[Aim of the task] Transcribe each entry so that nothing differs from the original.

[Saved entries]
##############################

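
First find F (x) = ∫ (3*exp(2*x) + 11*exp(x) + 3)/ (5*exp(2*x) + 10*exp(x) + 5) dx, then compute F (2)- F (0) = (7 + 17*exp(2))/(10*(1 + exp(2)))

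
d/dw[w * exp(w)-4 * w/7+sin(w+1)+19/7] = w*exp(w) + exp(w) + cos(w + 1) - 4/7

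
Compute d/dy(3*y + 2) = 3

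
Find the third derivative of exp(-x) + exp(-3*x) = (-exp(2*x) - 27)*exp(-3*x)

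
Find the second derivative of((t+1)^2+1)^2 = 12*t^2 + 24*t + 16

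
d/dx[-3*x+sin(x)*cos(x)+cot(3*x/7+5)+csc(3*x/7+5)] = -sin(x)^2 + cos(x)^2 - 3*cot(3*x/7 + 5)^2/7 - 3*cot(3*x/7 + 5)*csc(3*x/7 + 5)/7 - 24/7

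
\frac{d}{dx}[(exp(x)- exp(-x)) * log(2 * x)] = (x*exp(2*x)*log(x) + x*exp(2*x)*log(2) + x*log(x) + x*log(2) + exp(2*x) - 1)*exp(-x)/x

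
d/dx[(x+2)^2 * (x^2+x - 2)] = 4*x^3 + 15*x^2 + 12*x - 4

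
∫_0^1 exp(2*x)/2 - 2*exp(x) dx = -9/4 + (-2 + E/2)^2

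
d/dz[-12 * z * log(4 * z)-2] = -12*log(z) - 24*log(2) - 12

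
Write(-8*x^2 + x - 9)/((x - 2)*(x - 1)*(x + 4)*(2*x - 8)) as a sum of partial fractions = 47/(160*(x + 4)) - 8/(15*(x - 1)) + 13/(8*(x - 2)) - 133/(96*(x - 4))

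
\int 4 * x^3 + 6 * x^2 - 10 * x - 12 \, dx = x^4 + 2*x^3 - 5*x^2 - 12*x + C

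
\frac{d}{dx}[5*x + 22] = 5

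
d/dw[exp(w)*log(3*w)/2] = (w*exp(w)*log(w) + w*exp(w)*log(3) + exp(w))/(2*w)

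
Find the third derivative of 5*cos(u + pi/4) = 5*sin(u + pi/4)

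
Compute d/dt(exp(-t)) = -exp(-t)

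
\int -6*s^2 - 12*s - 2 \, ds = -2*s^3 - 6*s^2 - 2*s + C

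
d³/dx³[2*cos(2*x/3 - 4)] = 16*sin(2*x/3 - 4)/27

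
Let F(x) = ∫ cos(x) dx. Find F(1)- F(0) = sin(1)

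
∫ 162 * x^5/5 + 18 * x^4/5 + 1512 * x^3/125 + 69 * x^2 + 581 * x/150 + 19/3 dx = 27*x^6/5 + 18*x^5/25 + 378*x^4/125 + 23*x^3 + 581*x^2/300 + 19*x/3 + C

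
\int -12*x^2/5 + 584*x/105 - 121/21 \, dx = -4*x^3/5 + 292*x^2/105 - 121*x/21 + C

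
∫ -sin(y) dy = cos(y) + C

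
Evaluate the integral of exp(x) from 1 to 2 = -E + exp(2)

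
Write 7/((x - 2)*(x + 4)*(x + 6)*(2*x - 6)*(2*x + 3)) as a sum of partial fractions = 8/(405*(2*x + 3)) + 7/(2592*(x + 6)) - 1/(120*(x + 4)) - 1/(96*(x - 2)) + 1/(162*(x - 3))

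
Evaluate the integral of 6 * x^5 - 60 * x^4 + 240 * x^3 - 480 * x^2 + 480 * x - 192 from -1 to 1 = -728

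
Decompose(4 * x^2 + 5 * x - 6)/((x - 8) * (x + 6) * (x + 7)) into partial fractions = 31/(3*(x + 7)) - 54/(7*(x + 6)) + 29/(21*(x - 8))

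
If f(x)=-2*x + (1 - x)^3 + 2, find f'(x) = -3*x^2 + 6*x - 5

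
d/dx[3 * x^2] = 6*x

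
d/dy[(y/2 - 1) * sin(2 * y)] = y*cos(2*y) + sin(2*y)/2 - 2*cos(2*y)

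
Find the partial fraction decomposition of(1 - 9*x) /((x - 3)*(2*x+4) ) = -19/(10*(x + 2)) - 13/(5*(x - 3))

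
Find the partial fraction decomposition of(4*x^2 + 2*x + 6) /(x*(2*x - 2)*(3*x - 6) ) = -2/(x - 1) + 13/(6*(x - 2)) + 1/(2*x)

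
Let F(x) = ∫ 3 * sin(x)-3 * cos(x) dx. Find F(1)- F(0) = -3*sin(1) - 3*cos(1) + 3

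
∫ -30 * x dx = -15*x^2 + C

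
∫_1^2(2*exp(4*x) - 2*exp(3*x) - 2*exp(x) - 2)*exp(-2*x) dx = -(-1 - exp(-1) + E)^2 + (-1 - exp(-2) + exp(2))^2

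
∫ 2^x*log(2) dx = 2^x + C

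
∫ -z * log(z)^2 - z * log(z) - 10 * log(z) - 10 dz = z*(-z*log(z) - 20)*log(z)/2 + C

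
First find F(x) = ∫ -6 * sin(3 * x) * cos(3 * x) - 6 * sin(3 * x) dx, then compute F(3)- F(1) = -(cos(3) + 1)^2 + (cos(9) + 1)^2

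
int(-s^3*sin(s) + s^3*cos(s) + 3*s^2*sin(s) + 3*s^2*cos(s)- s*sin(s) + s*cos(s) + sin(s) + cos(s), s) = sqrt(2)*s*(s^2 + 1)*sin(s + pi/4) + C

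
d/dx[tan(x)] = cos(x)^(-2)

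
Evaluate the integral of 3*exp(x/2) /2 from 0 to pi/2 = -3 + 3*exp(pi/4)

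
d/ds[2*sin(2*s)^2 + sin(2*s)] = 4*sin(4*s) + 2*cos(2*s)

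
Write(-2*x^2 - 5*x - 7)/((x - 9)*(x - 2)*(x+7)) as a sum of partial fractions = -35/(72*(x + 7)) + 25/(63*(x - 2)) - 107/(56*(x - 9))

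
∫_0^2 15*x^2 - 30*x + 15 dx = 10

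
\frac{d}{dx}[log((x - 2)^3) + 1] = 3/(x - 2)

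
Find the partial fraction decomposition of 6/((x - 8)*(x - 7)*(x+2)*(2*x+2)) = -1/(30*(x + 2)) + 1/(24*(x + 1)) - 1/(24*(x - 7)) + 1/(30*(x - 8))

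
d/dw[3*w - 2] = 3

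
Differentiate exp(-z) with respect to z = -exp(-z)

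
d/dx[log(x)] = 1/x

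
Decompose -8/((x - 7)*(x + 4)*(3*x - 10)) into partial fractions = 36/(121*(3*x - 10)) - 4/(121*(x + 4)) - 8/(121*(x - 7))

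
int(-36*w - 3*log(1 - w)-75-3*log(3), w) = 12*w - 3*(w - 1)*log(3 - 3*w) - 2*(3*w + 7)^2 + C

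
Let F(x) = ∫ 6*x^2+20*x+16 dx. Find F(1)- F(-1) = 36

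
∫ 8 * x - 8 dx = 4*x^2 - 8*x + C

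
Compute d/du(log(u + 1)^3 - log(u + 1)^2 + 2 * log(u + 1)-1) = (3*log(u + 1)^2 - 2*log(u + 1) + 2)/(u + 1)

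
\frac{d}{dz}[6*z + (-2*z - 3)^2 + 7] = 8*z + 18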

##############################

[Solution to the problem]
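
First find F (x) = ∫ (3*exp(2*x) + 11*exp(x) + 3)/ (5*exp(2*x) + 10*exp(x) + 5) dx, then compute F (2)- F (0) = (7 + 17*exp(2))/(10*(1 + exp(2)))

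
d/dw[w * exp(w)-4 * w/7+sin(w+1)+19/7] = w*exp(w) + exp(w) + cos(w + 1) - 4/7

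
Compute d/dy(3*y + 2) = 3

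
Find the third derivative of exp(-x) + exp(-3*x) = (-exp(2*x) - 27)*exp(-3*x)

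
Find the second derivative of((t+1)^2+1)^2 = 12*t^2 + 24*t + 16

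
d/dx[-3*x+sin(x)*cos(x)+cot(3*x/7+5)+csc(3*x/7+5)] = -sin(x)^2 + cos(x)^2 - 3*cot(3*x/7 + 5)^2/7 - 3*cot(3*x/7 + 5)*csc(3*x/7 + 5)/7 - 24/7

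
\frac{d}{dx}[(exp(x)- exp(-x)) * log(2 * x)] = (x*exp(2*x)*log(x) + x*exp(2*x)*log(2) + x*log(x) + x*log(2) + exp(2*x) - 1)*exp(-x)/x

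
d/dx[(x+2)^2 * (x^2+x - 2)] = 4*x^3 + 15*x^2 + 12*x - 4

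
∫_0^1 exp(2*x)/2 - 2*exp(x) dx = -9/4 + (-2 + E/2)^2

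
d/dz[-12 * z * log(4 * z)-2] = -12*log(z) - 24*log(2) - 12

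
Write(-8*x^2 + x - 9)/((x - 2)*(x - 1)*(x + 4)*(2*x - 8)) as a sum of partial fractions = 47/(160*(x + 4)) - 8/(15*(x - 1)) + 13/(8*(x - 2)) - 133/(96*(x - 4))

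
\int 4 * x^3 + 6 * x^2 - 10 * x - 12 \, dx = x^4 + 2*x^3 - 5*x^2 - 12*x + C

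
\frac{d}{dx}[5*x + 22] = 5

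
d/dw[exp(w)*log(3*w)/2] = (w*exp(w)*log(w) + w*exp(w)*log(3) + exp(w))/(2*w)

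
Find the third derivative of 5*cos(u + pi/4) = 5*sin(u + pi/4)

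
Compute d/dt(exp(-t)) = -exp(-t)

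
\int -6*s^2 - 12*s - 2 \, ds = -2*s^3 - 6*s^2 - 2*s + C

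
d³/dx³[2*cos(2*x/3 - 4)] = 16*sin(2*x/3 - 4)/27

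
Let F(x) = ∫ cos(x) dx. Find F(1)- F(0) = sin(1)

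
∫ 162 * x^5/5 + 18 * x^4/5 + 1512 * x^3/125 + 69 * x^2 + 581 * x/150 + 19/3 dx = 27*x^6/5 + 18*x^5/25 + 378*x^4/125 + 23*x^3 + 581*x^2/300 + 19*x/3 + C

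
\int -12*x^2/5 + 584*x/105 - 121/21 \, dx = -4*x^3/5 + 292*x^2/105 - 121*x/21 + C

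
∫ -sin(y) dy = cos(y) + C

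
Evaluate the integral of exp(x) from 1 to 2 = -E + exp(2)

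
Write 7/((x - 2)*(x + 4)*(x + 6)*(2*x - 6)*(2*x + 3)) as a sum of partial fractions = 8/(405*(2*x + 3)) + 7/(2592*(x + 6)) - 1/(120*(x + 4)) - 1/(96*(x - 2)) + 1/(162*(x - 3))

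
Evaluate the integral of 6 * x^5 - 60 * x^4 + 240 * x^3 - 480 * x^2 + 480 * x - 192 from -1 to 1 = -728

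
Decompose(4 * x^2 + 5 * x - 6)/((x - 8) * (x + 6) * (x + 7)) into partial fractions = 31/(3*(x + 7)) - 54/(7*(x + 6)) + 29/(21*(x - 8))

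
If f(x)=-2*x + (1 - x)^3 + 2, find f'(x) = -3*x^2 + 6*x - 5

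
d/dx[3 * x^2] = 6*x

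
d/dy[(y/2 - 1) * sin(2 * y)] = y*cos(2*y) + sin(2*y)/2 - 2*cos(2*y)

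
Find the partial fraction decomposition of(1 - 9*x) /((x - 3)*(2*x+4) ) = -19/(10*(x + 2)) - 13/(5*(x - 3))

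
Find the partial fraction decomposition of(4*x^2 + 2*x + 6) /(x*(2*x - 2)*(3*x - 6) ) = -2/(x - 1) + 13/(6*(x - 2)) + 1/(2*x)

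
Let F(x) = ∫ 3 * sin(x)-3 * cos(x) dx. Find F(1)- F(0) = -3*sin(1) - 3*cos(1) + 3

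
∫ -30 * x dx = -15*x^2 + C

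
∫_1^2(2*exp(4*x) - 2*exp(3*x) - 2*exp(x) - 2)*exp(-2*x) dx = -(-1 - exp(-1) + E)^2 + (-1 - exp(-2) + exp(2))^2

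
∫ 2^x*log(2) dx = 2^x + C

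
∫ -z * log(z)^2 - z * log(z) - 10 * log(z) - 10 dz = z*(-z*log(z) - 20)*log(z)/2 + C

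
First find F(x) = ∫ -6 * sin(3 * x) * cos(3 * x) - 6 * sin(3 * x) dx, then compute F(3)- F(1) = -(cos(3) + 1)^2 + (cos(9) + 1)^2

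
int(-s^3*sin(s) + s^3*cos(s) + 3*s^2*sin(s) + 3*s^2*cos(s)- s*sin(s) + s*cos(s) + sin(s) + cos(s), s) = sqrt(2)*s*(s^2 + 1)*sin(s + pi/4) + C

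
d/dx[tan(x)] = cos(x)^(-2)

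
Evaluate the integral of 3*exp(x/2) /2 from 0 to pi/2 = -3 + 3*exp(pi/4)

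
d/ds[2*sin(2*s)^2 + sin(2*s)] = 4*sin(4*s) + 2*cos(2*s)

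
Write(-2*x^2 - 5*x - 7)/((x - 9)*(x - 2)*(x+7)) as a sum of partial fractions = -35/(72*(x + 7)) + 25/(63*(x - 2)) - 107/(56*(x - 9))

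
∫_0^2 15*x^2 - 30*x + 15 dx = 10

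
\frac{d}{dx}[log((x - 2)^3) + 1] = 3/(x - 2)

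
Find the partial fraction decomposition of 6/((x - 8)*(x - 7)*(x+2)*(2*x+2)) = -1/(30*(x + 2)) + 1/(24*(x + 1)) - 1/(24*(x - 7)) + 1/(30*(x - 8))

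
d/dw[3*w - 2] = 3

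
Differentiate exp(-z) with respect to z = -exp(-z)

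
d/dx[log(x)] = 1/x

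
Decompose -8/((x - 7)*(x + 4)*(3*x - 10)) into partial fractions = 36/(121*(3*x - 10)) - 4/(121*(x + 4)) - 8/(121*(x - 7))

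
int(-36*w - 3*log(1 - w)-75-3*log(3), w) = 12*w - 3*(w - 1)*log(3 - 3*w) - 2*(3*w + 7)^2 + C

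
Let F(x) = ∫ 6*x^2+20*x+16 dx. Find F(1)- F(-1) = 36

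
∫ 8 * x - 8 dx = 4*x^2 - 8*x + C

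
Compute d/du(log(u + 1)^3 - log(u + 1)^2 + 2 * log(u + 1)-1) = (3*log(u + 1)^2 - 2*log(u + 1) + 2)/(u + 1)

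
\frac{d}{dz}[6*z + (-2*z - 3)^2 + 7] = 8*z + 18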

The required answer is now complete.